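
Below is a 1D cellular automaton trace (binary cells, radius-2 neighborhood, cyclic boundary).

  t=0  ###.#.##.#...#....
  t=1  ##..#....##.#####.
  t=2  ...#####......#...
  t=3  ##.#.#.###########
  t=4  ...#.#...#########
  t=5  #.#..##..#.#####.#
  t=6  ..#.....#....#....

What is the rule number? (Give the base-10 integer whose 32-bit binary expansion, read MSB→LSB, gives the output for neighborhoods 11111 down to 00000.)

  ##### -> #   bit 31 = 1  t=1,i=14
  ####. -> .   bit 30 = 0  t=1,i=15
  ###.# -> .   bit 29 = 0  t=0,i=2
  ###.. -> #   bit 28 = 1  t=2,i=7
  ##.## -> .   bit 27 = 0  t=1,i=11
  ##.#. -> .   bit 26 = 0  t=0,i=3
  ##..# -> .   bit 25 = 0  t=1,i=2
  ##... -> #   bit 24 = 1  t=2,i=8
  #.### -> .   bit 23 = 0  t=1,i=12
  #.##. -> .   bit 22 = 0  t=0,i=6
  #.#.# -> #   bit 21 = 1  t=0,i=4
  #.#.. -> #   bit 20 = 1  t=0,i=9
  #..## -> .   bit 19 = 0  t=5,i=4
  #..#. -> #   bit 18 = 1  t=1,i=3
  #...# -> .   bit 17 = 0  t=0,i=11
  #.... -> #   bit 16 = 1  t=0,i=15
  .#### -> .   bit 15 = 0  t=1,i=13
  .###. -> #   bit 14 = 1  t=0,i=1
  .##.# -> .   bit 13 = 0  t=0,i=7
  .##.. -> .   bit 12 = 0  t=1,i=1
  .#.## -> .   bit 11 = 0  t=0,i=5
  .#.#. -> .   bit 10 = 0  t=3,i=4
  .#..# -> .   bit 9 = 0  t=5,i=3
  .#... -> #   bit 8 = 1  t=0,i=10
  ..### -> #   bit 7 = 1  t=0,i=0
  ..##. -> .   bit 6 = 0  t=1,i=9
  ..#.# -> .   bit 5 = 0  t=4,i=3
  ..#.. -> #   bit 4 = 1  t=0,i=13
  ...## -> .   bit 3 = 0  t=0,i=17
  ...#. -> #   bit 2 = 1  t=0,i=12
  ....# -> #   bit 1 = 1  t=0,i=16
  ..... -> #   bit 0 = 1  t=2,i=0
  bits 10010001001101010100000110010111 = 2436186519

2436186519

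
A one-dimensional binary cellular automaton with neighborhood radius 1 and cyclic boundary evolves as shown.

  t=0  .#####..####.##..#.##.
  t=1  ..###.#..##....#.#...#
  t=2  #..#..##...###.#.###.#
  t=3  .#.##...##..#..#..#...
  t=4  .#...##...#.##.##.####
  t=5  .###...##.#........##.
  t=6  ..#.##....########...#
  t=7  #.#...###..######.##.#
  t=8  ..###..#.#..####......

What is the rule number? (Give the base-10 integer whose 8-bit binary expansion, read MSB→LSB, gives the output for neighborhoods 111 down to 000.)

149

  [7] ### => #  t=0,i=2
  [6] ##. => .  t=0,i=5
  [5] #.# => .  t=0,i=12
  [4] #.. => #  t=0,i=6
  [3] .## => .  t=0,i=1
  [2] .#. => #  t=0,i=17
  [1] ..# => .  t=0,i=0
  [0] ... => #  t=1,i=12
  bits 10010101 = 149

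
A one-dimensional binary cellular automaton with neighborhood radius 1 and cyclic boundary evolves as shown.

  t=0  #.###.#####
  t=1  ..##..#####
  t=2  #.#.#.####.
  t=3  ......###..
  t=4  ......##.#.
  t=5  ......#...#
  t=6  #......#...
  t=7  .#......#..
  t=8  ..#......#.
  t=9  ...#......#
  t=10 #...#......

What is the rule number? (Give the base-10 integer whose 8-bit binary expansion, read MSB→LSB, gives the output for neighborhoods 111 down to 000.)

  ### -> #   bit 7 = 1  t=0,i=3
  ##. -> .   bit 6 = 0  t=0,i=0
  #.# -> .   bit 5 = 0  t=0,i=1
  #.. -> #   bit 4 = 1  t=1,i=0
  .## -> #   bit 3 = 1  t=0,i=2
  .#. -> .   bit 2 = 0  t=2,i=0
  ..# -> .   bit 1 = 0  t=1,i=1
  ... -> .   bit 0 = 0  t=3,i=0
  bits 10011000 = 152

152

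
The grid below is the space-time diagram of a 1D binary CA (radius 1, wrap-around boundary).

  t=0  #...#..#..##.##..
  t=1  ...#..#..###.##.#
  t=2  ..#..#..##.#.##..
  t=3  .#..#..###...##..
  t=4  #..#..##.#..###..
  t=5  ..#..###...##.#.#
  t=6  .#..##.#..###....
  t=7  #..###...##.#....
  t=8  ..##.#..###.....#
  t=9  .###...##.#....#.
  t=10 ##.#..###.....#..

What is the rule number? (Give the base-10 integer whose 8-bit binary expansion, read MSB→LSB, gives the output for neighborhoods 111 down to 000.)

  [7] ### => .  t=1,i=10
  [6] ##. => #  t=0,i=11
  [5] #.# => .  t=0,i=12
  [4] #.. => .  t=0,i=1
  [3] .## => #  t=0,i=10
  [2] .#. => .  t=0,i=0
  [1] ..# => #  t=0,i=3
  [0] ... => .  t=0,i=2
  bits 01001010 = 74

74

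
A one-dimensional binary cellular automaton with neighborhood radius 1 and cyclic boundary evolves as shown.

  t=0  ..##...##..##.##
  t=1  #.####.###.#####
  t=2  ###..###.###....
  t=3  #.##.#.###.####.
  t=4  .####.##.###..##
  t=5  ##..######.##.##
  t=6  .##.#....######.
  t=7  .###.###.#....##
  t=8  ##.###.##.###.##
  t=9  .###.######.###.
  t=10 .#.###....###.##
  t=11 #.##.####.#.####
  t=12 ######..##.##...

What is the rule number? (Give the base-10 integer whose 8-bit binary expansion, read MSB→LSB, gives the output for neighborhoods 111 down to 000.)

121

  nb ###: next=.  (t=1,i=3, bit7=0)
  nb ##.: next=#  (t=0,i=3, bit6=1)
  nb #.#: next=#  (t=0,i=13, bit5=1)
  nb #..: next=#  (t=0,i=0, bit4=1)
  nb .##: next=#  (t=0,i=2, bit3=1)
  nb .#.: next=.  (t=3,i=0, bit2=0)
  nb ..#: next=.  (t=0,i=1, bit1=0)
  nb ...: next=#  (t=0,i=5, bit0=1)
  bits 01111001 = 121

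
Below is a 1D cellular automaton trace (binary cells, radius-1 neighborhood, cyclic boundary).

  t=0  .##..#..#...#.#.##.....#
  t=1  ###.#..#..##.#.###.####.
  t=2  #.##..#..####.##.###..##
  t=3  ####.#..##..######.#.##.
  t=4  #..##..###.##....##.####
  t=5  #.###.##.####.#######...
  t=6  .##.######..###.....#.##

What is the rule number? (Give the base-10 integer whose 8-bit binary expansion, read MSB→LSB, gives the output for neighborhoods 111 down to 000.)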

(Task objective): The answer should be the complete set of records, printed exactly.

(Answer section):
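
Below is a 1D cellular automaton trace (binary cells, radius-2 neighborhood, cyclic boundary).

  t=0  ###.#.##.#...#....
  t=1  ##..#....##.#####.
  t=2  ...#####......#...
  t=3  ##.#.#.###########
  t=4  ...#.#...#########
  t=5  #.#..##..#.#####.#
  t=6  ..#.....#....#....

What is the rule number? (Give the base-10 integer whose 32-bit binary expansion, read MSB→LSB, gives the output for neighborhoods 11111 down to 00000.)

  ##### -> #   bit 31 = 1  t=1,i=14
  ####. -> .   bit 30 = 0  t=1,i=15
  ###.# -> .   bit 29 = 0  t=0,i=2
  ###.. -> #   bit 28 = 1  t=2,i=7
  ##.## -> .   bit 27 = 0  t=1,i=11
  ##.#. -> .   bit 26 = 0  t=0,i=3
  ##..# -> .   bit 25 = 0  t=1,i=2
  ##... -> #   bit 24 = 1  t=2,i=8
  #.### -> .   bit 23 = 0  t=1,i=12
  #.##. -> .   bit 22 = 0  t=0,i=6
  #.#.# -> #   bit 21 = 1  t=0,i=4
  #.#.. -> #   bit 20 = 1  t=0,i=9
  #..## -> .   bit 19 = 0  t=5,i=4
  #..#. -> #   bit 18 = 1  t=1,i=3
  #...# -> .   bit 17 = 0  t=0,i=11
  #.... -> #   bit 16 = 1  t=0,i=15
  .#### -> .   bit 15 = 0  t=1,i=13
  .###. -> #   bit 14 = 1  t=0,i=1
  .##.# -> .   bit 13 = 0  t=0,i=7
  .##.. -> .   bit 12 = 0  t=1,i=1
  .#.## -> .   bit 11 = 0  t=0,i=5
  .#.#. -> .   bit 10 = 0  t=3,i=4
  .#..# -> .   bit 9 = 0  t=5,i=3
  .#... -> #   bit 8 = 1  t=0,i=10
  ..### -> #   bit 7 = 1  t=0,i=0
  ..##. -> .   bit 6 = 0  t=1,i=9
  ..#.# -> .   bit 5 = 0  t=4,i=3
  ..#.. -> #   bit 4 = 1  t=0,i=13
  ...## -> .   bit 3 = 0  t=0,i=17
  ...#. -> #   bit 2 = 1  t=0,i=12
  ....# -> #   bit 1 = 1  t=0,i=16
  ..... -> #   bit 0 = 1  t=2,i=0
  bits 10010001001101010100000110010111 = 2436186519

2436186519

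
A one-dimensional binary cellular automaton with neighborhood radius 1 and cyclic boundary evolves as shown.

  t=0  .#####..####.##..#.##.
  t=1  ..###.#..##....#.#...#
  t=2  #..#..##...###.#.###.#
  t=3  .#.##...##..#..#..#...
  t=4  .#...##...#.##.##.####
  t=5  .###...##.#........##.
  t=6  ..#.##....########...#
  t=7  #.#...###..######.##.#
  t=8  ..###..#.#..####......

What is the rule number? (Give the base-10 integer whose 8-bit binary expansion, read MSB→LSB, gives the output for neighborhoods 111 down to 000.)

149

  [7] ### => #  t=0,i=2
  [6] ##. => .  t=0,i=5
  [5] #.# => .  t=0,i=12
  [4] #.. => #  t=0,i=6
  [3] .## => .  t=0,i=1
  [2] .#. => #  t=0,i=17
  [1] ..# => .  t=0,i=0
  [0] ... => #  t=1,i=12
  bits 10010101 = 149

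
A one-dimensional binary cellular automaton with neighborhood radius 1 and cyclic boundary evolves as shown.

  t=0  #.###.#####
  t=1  ..##..#####
  t=2  #.#.#.####.
  t=3  ......###..
  t=4  ......##.#.
  t=5  ......#...#
  t=6  #......#...
  t=7  .#......#..
  t=8  ..#......#.
  t=9  ...#......#
  t=10 #...#......

What is the rule number? (Give the base-10 integer whose 8-bit binary expansion, read MSB→LSB, gives the output for neighborhoods 111 down to 000.)

  ### -> #   bit 7 = 1  t=0,i=3
  ##. -> .   bit 6 = 0  t=0,i=0
  #.# -> .   bit 5 = 0  t=0,i=1
  #.. -> #   bit 4 = 1  t=1,i=0
  .## -> #   bit 3 = 1  t=0,i=2
  .#. -> .   bit 2 = 0  t=2,i=0
  ..# -> .   bit 1 = 0  t=1,i=1
  ... -> .   bit 0 = 0  t=3,i=0
  bits 10011000 = 152

152

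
The grid below is the space-time diagram of a 1D binary CA (radius 1, wrap-around boundary).

  t=0  #...#..#..##.##..
  t=1  ...#..#..###.##.#
  t=2  ..#..#..##.#.##..
  t=3  .#..#..###...##..
  t=4  #..#..##.#..###..
  t=5  ..#..###...##.#.#
  t=6  .#..##.#..###....
  t=7  #..###...##.#....
  t=8  ..##.#..###.....#
  t=9  .###...##.#....#.
  t=10 ##.#..###.....#..

What is the rule number? (Give the base-10 integer whose 8-bit binary expansion, read MSB→LSB, gives the output for neighborhoods 111 down to 000.)

  [7] ### => .  t=1,i=10
  [6] ##. => #  t=0,i=11
  [5] #.# => .  t=0,i=12
  [4] #.. => .  t=0,i=1
  [3] .## => #  t=0,i=10
  [2] .#. => .  t=0,i=0
  [1] ..# => #  t=0,i=3
  [0] ... => .  t=0,i=2
  bits 01001010 = 74

74

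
A one-dimensional binary cellular automaton with neighborhood radius 1 and cyclic boundary evolves as shown.

  t=0  ..##...##..##.##
  t=1  #.####.###.#####
  t=2  ###..###.###....
  t=3  #.##.#.###.####.
  t=4  .####.##.###..##
  t=5  ##..######.##.##
  t=6  .##.#....######.
  t=7  .###.###.#....##
  t=8  ##.###.##.###.##
  t=9  .###.######.###.
  t=10 .#.###....###.##
  t=11 #.##.####.#.####
  t=12 ######..##.##...

What is the rule number? (Give the base-10 integer whose 8-bit binary expansion, read MSB→LSB, gives the output for neighborhoods 111 down to 000.)

121

  nb ###: next=.  (t=1,i=3, bit7=0)
  nb ##.: next=#  (t=0,i=3, bit6=1)
  nb #.#: next=#  (t=0,i=13, bit5=1)
  nb #..: next=#  (t=0,i=0, bit4=1)
  nb .##: next=#  (t=0,i=2, bit3=1)
  nb .#.: next=.  (t=3,i=0, bit2=0)
  nb ..#: next=.  (t=0,i=1, bit1=0)
  nb ...: next=#  (t=0,i=5, bit0=1)
  bits 01111001 = 121

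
Below is a 1D cellular automaton trace (binary cells, radius-1 neighborhood, cyclic boundary).

  t=0  .##..#..#...#.#.##.....#
  t=1  ###.#..#..##.#.###.####.
  t=2  #.##..#..####.##.###..##
  t=3  ####.#..##..######.#.##.
  t=4  #..##..###.##....##.####
  t=5  #.###.##.####.#######...
  t=6  .##.######..###.....#.##

What is the rule number? (Give the base-10 integer whose 8-bit binary expansion, read MSB→LSB, gives the output for neighborhoods 111 down to 000.)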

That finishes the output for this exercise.